§ Task to carry out:
Only the lines of the data below from the one with "- SKU-125: profit" through the one with "- SKU-121: profit" are wanted. Repeat them exactly.

[Collected data]

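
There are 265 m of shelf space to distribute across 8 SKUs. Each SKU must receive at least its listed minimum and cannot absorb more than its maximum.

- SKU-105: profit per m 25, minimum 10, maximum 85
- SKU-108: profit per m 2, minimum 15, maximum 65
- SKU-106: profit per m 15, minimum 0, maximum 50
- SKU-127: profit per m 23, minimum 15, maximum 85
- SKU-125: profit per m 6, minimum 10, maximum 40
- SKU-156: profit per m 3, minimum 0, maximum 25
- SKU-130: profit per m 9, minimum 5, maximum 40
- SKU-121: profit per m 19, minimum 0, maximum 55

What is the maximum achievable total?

5410

Meeting every minimum uses 10+15+0+15+10+0+5+0 = 55 m, leaving 210.
Rank by profit per m: SKU-105 25 > SKU-127 23 > SKU-121 19 > SKU-106 15 > SKU-130 9 > SKU-125 6 > SKU-156 3 > SKU-108 2.
SKU-105 takes 75 more to reach its cap of 85 — 135 left.
SKU-127 takes 70 more to reach its cap of 85 — 65 left.
SKU-121 takes 55 more to reach its cap of 55 — 10 left.
SKU-106: +10 (room for 50) → 10. Pool exhausted.
Total = 25×85 + 2×15 + 15×10 + 23×85 + 6×10 + 9×5 + 19×55 = 5410.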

§ Answer to the problem:
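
- SKU-125: profit per m 6, minimum 10, maximum 40
- SKU-156: profit per m 3, minimum 0, maximum 25
- SKU-130: profit per m 9, minimum 5, maximum 40
- SKU-121: profit per m 19, minimum 0, maximum 55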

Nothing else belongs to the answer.